In the entries below, find the line with "In a small town, 166" and the line with "39 residents: C > A > B > D > E"; give again those lines and every line between them, exactly.

[RECORDS FOR THIS TASK]
# # # #
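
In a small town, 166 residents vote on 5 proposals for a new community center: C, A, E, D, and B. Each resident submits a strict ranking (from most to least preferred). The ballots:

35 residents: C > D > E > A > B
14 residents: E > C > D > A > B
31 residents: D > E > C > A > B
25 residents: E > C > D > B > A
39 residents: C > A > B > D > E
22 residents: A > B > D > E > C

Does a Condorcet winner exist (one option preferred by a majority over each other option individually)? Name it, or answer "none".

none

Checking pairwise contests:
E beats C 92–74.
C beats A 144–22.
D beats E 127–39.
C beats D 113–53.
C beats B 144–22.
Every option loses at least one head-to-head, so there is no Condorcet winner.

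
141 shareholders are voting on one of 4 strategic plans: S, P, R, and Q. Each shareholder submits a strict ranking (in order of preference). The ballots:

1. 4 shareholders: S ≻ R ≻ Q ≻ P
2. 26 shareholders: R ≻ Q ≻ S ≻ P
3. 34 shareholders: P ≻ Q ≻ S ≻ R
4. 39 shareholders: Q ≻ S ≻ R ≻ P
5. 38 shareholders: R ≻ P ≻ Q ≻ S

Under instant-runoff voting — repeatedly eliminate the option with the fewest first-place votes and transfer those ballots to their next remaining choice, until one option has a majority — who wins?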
# # # #
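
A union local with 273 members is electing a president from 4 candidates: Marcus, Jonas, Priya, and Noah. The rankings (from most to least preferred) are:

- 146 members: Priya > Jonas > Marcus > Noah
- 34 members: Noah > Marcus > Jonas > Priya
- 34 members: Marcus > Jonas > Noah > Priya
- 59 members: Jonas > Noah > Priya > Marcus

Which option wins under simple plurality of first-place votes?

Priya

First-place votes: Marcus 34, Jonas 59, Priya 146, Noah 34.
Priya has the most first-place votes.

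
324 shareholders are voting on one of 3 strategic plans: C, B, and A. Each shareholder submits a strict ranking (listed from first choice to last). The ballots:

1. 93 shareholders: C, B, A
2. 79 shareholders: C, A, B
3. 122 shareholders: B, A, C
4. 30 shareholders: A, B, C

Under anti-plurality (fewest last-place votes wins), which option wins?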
# # # #
[EXERCISE RESPONSE]
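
In a small town, 166 residents vote on 5 proposals for a new community center: C, A, E, D, and B. Each resident submits a strict ranking (from most to least preferred). The ballots:

35 residents: C > D > E > A > B
14 residents: E > C > D > A > B
31 residents: D > E > C > A > B
25 residents: E > C > D > B > A
39 residents: C > A > B > D > E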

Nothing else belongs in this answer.